Stored items from a collection:
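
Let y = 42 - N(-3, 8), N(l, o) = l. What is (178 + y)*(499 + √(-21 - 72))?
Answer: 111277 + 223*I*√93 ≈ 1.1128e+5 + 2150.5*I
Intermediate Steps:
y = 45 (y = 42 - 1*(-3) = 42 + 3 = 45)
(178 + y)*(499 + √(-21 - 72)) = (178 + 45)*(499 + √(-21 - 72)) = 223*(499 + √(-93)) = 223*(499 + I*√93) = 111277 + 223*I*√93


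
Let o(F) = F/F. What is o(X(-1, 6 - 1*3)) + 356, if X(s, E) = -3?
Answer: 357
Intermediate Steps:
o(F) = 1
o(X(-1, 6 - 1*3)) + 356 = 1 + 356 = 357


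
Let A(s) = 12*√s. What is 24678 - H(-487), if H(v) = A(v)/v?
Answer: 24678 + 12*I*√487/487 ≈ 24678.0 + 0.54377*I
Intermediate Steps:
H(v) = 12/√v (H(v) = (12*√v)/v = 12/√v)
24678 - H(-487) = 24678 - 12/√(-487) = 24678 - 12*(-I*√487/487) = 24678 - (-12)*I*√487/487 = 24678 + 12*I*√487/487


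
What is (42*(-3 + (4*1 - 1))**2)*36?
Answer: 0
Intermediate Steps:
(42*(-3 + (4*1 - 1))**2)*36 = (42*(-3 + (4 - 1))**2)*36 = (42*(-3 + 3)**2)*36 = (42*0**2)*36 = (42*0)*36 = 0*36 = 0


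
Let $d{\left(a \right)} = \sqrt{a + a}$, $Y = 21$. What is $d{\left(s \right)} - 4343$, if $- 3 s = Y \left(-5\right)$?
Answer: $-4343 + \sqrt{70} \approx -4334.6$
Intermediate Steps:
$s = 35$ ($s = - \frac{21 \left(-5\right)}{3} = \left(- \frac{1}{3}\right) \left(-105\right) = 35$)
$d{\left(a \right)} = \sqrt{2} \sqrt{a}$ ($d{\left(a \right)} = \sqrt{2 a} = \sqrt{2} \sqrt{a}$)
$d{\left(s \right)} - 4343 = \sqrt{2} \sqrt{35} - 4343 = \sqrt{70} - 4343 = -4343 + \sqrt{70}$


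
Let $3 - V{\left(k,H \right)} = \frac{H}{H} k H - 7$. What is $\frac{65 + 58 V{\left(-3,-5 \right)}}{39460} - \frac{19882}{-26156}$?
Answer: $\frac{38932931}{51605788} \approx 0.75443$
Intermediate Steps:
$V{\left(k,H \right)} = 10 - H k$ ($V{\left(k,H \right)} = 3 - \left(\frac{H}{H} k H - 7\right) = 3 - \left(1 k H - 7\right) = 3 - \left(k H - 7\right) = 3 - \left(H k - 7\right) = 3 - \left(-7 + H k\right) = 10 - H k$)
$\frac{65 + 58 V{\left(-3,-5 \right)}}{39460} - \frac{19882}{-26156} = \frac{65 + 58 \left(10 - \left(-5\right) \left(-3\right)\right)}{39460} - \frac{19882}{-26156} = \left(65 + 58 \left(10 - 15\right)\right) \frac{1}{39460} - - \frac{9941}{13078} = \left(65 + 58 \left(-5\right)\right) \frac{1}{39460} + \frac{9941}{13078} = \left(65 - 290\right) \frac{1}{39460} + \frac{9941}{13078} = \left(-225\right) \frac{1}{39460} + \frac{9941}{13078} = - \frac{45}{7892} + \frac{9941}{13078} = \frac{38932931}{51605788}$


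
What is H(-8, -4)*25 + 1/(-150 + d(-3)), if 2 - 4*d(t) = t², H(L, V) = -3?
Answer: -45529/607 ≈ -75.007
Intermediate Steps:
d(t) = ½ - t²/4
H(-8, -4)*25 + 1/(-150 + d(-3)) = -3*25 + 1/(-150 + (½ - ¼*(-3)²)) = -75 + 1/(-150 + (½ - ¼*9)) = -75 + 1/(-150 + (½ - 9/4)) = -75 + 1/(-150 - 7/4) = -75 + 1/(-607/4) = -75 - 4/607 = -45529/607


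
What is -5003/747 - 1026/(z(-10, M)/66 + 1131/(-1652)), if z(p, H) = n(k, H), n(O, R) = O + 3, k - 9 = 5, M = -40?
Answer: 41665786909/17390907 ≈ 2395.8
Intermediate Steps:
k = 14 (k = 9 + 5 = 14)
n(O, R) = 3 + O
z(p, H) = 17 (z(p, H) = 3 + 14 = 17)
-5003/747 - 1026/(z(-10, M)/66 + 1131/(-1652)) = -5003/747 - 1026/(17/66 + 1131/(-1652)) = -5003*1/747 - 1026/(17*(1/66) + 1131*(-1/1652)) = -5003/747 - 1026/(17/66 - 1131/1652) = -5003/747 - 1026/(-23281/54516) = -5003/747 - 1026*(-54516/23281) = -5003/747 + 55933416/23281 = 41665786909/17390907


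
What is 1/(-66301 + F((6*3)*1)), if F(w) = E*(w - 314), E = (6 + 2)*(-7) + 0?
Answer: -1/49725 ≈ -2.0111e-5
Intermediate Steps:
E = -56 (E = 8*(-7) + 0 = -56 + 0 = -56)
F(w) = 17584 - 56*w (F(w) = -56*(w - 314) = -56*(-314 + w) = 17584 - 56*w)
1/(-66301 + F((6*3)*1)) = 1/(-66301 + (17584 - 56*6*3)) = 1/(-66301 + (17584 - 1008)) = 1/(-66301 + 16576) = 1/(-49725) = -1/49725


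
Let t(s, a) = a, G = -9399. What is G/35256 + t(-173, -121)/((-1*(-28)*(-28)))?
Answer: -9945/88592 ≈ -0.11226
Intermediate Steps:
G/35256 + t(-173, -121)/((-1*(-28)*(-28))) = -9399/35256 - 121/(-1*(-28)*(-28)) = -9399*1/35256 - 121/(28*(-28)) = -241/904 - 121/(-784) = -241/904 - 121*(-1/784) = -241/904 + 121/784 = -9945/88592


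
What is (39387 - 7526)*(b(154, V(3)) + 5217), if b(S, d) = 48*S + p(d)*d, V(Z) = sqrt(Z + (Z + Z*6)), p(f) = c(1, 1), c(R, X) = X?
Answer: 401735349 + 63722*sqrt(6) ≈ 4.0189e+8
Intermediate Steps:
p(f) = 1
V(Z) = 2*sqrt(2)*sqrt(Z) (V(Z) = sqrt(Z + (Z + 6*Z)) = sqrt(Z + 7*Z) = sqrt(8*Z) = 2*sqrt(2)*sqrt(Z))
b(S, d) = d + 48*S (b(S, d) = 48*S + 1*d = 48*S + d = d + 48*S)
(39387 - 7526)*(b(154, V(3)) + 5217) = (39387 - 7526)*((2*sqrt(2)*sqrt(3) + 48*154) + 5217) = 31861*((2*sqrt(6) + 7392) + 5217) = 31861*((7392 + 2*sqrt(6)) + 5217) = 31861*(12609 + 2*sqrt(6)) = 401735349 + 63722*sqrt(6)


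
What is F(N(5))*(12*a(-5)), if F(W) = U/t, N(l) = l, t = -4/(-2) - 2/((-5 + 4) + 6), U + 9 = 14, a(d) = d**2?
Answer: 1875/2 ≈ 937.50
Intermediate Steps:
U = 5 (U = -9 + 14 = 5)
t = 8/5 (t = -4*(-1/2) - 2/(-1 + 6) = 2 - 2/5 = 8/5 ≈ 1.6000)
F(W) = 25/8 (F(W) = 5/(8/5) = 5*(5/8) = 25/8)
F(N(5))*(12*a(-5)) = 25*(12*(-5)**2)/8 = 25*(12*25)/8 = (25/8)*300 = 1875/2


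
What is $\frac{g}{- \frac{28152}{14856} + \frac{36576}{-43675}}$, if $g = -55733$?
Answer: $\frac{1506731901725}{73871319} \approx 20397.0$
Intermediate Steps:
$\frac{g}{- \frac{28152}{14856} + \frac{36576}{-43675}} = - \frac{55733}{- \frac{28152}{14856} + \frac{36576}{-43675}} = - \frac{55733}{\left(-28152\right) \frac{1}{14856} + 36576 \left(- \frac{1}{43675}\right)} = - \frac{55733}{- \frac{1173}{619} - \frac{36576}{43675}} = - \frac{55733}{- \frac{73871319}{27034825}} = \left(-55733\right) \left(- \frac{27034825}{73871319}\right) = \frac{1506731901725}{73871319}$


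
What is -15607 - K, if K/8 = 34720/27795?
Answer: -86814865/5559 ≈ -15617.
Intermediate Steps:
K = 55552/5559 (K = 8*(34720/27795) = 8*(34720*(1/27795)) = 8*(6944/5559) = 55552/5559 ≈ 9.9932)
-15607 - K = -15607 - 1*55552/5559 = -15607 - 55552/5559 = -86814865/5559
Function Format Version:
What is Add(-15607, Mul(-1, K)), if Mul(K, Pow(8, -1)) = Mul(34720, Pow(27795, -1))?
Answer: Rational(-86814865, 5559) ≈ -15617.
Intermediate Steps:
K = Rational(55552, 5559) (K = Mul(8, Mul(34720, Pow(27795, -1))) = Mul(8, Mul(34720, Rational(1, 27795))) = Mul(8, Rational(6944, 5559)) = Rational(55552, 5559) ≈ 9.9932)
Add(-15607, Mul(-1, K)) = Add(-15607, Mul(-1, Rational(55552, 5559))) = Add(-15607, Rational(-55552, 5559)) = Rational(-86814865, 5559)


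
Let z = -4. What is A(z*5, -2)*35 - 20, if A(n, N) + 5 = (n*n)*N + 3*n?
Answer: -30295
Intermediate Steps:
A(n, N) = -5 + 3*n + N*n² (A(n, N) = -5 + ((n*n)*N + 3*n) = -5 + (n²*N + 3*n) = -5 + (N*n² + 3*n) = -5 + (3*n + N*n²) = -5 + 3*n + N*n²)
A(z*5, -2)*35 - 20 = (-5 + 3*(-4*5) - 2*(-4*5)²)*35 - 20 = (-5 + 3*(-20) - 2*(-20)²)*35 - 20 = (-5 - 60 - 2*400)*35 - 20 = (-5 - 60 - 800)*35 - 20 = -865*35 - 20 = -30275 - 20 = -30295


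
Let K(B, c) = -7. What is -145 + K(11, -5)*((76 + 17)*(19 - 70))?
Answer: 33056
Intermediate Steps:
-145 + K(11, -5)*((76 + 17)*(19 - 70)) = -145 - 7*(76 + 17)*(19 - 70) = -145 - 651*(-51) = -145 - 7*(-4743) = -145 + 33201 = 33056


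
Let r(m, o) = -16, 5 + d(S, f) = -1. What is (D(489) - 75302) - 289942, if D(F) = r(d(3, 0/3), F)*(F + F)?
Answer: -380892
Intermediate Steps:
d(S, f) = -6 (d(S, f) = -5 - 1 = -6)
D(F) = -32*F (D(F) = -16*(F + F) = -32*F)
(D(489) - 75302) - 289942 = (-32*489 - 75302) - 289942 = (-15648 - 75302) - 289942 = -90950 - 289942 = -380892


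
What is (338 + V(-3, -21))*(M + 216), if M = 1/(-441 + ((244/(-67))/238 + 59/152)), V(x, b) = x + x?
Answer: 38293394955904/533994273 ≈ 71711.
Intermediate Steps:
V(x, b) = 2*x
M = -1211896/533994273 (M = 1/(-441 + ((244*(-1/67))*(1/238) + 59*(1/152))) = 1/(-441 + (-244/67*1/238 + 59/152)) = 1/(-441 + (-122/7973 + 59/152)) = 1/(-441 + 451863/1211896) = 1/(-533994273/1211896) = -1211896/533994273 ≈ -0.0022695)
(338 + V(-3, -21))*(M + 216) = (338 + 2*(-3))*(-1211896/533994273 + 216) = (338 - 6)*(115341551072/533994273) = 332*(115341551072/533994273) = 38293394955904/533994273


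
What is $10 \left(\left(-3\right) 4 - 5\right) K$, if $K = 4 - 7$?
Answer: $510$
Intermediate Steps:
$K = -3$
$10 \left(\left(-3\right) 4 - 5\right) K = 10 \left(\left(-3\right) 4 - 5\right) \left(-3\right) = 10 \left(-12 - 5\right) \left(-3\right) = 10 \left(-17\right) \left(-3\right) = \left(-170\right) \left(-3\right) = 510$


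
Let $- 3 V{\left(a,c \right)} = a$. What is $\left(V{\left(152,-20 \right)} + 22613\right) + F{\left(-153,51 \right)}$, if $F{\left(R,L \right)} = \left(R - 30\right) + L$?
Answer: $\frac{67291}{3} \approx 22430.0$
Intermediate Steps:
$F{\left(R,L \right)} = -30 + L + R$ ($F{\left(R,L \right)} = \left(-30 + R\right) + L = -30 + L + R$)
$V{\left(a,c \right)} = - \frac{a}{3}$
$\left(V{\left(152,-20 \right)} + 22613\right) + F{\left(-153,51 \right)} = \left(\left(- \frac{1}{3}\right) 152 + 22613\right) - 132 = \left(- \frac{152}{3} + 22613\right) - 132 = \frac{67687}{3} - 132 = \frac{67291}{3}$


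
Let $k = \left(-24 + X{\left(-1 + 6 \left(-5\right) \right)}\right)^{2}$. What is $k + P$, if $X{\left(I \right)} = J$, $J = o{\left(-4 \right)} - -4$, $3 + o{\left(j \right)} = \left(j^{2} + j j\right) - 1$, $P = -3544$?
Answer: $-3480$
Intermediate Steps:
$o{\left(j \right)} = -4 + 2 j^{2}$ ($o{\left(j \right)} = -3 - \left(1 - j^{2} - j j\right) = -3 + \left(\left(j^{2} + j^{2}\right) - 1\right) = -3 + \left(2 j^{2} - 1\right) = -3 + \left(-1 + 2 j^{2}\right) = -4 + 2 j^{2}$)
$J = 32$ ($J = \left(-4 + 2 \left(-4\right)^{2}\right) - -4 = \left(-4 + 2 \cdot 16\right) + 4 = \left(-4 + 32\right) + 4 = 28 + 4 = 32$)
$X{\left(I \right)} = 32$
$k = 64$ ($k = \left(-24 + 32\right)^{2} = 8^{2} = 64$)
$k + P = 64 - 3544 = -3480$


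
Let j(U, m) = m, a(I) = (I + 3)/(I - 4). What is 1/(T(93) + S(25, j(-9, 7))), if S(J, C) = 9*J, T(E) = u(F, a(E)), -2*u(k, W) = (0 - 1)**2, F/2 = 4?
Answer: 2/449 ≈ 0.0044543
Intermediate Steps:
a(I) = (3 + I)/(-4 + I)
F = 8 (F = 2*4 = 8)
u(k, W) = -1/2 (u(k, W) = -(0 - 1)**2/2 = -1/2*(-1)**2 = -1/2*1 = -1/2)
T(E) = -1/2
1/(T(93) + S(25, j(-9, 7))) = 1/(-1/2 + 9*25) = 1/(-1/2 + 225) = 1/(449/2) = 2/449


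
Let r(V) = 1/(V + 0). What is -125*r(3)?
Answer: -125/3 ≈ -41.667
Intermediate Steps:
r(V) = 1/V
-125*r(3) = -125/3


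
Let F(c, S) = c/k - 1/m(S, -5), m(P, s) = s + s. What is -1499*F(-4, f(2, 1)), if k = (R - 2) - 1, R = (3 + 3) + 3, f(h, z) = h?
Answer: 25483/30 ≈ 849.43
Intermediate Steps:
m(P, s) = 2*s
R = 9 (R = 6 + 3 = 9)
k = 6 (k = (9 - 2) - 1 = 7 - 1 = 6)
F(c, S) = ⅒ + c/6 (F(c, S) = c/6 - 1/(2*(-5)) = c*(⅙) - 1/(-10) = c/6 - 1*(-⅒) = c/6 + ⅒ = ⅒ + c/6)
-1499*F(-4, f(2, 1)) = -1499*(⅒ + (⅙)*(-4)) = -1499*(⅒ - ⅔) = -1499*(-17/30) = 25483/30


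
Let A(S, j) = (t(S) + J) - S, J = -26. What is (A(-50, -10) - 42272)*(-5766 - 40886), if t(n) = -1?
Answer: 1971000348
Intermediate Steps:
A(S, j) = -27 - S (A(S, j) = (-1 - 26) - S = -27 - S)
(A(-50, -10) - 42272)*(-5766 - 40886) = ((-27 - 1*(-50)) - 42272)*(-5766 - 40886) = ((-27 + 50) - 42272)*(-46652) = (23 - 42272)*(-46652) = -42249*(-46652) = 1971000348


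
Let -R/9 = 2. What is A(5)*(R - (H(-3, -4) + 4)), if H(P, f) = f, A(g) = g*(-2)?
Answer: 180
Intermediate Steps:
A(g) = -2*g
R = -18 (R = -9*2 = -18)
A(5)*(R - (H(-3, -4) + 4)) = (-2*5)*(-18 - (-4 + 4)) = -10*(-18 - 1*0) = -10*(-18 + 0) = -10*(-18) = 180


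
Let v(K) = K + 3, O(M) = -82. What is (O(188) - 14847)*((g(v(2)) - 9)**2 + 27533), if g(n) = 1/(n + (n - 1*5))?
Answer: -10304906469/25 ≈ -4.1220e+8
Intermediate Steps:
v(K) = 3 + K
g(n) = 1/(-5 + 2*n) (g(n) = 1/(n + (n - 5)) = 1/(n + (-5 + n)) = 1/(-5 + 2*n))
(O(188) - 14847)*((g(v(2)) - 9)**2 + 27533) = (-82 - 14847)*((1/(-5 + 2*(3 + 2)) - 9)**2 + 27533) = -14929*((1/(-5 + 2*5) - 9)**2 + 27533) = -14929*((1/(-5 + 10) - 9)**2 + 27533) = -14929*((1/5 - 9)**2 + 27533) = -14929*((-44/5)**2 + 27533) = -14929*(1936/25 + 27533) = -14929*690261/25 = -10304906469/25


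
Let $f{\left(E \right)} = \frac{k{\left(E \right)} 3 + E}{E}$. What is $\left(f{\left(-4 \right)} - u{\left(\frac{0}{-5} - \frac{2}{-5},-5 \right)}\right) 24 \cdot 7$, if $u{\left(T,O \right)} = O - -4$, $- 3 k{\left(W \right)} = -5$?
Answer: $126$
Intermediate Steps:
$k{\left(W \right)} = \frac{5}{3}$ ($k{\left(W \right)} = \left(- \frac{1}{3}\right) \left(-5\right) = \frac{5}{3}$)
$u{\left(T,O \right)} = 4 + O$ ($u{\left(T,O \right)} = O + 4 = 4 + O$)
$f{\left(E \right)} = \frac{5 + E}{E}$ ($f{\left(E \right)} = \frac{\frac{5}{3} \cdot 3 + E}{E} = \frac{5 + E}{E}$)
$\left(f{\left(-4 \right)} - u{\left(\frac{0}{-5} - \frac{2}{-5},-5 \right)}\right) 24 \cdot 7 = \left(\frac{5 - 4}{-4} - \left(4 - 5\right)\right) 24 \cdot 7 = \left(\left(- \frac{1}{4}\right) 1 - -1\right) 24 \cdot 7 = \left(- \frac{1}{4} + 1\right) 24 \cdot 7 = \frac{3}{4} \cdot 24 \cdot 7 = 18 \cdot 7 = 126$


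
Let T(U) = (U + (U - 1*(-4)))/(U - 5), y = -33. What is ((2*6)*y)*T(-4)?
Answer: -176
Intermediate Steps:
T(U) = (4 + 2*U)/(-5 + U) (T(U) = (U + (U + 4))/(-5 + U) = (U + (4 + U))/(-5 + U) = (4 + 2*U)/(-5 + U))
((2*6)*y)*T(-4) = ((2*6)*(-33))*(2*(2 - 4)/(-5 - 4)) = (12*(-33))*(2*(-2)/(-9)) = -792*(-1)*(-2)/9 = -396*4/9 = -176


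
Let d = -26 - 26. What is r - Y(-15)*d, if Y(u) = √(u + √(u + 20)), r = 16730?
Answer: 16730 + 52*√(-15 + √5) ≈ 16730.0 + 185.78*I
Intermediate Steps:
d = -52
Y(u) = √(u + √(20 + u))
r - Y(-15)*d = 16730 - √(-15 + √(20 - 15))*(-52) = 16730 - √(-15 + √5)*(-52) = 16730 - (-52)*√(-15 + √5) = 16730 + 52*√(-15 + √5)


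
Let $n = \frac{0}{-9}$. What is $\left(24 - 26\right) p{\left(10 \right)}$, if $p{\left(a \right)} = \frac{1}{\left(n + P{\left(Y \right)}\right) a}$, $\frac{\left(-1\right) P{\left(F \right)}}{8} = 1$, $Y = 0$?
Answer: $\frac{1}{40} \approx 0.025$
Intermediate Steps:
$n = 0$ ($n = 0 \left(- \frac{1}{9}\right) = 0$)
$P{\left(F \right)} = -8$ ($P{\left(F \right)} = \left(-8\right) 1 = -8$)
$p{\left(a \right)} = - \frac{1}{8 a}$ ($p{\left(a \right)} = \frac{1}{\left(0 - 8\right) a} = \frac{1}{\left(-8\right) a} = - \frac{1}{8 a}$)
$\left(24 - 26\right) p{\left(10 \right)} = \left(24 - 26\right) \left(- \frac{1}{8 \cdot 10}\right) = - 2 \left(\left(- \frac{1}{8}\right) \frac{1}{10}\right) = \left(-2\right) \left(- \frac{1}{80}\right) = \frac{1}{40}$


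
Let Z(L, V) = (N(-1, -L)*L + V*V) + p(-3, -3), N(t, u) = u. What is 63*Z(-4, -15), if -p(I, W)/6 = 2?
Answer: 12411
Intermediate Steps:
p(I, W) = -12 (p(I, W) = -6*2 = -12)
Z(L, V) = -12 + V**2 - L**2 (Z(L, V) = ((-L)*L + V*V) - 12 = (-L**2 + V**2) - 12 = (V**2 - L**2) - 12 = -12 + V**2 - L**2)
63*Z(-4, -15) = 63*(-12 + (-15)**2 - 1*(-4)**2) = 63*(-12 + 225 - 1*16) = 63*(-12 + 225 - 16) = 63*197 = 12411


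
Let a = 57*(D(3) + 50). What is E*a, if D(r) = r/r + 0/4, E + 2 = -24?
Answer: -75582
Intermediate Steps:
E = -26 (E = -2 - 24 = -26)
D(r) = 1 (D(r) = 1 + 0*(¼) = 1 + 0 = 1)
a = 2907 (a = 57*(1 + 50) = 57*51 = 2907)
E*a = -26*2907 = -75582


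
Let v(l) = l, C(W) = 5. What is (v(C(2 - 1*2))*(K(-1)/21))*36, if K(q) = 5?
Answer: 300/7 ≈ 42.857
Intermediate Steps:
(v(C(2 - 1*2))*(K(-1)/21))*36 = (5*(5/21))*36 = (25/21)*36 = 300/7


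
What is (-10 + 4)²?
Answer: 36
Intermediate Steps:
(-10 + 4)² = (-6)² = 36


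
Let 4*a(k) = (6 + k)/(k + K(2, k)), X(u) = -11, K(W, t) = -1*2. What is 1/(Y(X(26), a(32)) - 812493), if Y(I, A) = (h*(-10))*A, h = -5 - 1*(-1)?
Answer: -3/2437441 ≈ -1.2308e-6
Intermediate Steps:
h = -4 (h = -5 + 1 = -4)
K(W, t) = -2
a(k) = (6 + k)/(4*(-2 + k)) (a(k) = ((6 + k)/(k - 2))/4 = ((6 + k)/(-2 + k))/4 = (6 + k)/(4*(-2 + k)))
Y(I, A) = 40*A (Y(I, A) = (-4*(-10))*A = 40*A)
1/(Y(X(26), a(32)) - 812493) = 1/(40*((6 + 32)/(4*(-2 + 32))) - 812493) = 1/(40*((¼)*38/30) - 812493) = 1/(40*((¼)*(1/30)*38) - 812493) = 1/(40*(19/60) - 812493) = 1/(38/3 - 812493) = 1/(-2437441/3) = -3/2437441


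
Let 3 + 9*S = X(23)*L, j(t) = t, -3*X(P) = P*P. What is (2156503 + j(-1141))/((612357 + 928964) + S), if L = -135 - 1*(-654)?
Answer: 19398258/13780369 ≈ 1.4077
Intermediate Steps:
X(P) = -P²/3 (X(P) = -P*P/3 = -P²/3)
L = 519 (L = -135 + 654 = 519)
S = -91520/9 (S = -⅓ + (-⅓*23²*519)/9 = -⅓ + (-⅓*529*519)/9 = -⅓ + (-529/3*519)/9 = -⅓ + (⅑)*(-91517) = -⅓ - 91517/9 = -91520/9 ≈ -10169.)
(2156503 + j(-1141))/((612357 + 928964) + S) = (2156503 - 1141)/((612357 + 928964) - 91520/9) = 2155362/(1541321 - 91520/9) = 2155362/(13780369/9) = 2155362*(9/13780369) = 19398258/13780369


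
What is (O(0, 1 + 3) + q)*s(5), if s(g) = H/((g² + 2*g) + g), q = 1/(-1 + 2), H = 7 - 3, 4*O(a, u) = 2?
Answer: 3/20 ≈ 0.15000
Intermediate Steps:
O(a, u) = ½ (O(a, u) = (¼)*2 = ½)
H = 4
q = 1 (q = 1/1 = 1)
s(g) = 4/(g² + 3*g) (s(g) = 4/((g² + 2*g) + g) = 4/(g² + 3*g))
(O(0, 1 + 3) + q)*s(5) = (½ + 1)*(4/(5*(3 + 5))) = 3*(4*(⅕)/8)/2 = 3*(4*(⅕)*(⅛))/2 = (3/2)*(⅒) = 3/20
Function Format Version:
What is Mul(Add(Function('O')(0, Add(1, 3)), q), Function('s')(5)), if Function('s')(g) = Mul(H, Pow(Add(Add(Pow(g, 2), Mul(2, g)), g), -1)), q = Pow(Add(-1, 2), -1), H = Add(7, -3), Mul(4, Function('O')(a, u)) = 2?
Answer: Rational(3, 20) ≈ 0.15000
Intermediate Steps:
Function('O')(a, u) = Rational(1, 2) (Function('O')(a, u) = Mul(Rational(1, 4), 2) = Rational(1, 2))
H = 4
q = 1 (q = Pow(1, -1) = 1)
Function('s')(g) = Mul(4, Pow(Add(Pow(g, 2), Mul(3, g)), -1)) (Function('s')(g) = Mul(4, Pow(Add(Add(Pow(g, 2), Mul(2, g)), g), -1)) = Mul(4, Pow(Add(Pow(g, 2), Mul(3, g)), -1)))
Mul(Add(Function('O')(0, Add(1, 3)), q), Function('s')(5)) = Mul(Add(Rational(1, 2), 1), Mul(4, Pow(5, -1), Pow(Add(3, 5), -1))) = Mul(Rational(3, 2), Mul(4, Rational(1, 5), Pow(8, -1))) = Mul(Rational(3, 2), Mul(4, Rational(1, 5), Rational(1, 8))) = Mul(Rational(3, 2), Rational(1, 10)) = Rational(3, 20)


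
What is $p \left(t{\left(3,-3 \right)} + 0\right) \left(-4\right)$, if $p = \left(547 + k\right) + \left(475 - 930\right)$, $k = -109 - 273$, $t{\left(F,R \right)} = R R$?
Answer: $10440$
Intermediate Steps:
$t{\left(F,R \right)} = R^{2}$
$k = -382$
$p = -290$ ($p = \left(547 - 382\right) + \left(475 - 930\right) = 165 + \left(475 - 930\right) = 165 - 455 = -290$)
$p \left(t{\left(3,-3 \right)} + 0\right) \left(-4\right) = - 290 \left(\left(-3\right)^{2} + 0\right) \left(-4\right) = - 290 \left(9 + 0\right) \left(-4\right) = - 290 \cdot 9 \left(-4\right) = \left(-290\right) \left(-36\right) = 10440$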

» EXERCISE DESCRIPTION
In your answer, include only the lines above starting at the line that holds "Answer: 33056" and ending at the line that holds "Answer: 38293394955904/533994273 ≈ 71711.", copied exactly.

» SOLUTION
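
Answer: 33056
Intermediate Steps:
-145 + K(11, -5)*((76 + 17)*(19 - 70)) = -145 - 7*(76 + 17)*(19 - 70) = -145 - 651*(-51) = -145 - 7*(-4743) = -145 + 33201 = 33056


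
Let r(m, o) = -16, 5 + d(S, f) = -1. What is (D(489) - 75302) - 289942, if D(F) = r(d(3, 0/3), F)*(F + F)?
Answer: -380892
Intermediate Steps:
d(S, f) = -6 (d(S, f) = -5 - 1 = -6)
D(F) = -32*F (D(F) = -16*(F + F) = -32*F)
(D(489) - 75302) - 289942 = (-32*489 - 75302) - 289942 = (-15648 - 75302) - 289942 = -90950 - 289942 = -380892


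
What is (338 + V(-3, -21))*(M + 216), if M = 1/(-441 + ((244/(-67))/238 + 59/152)), V(x, b) = x + x?
Answer: 38293394955904/533994273 ≈ 71711.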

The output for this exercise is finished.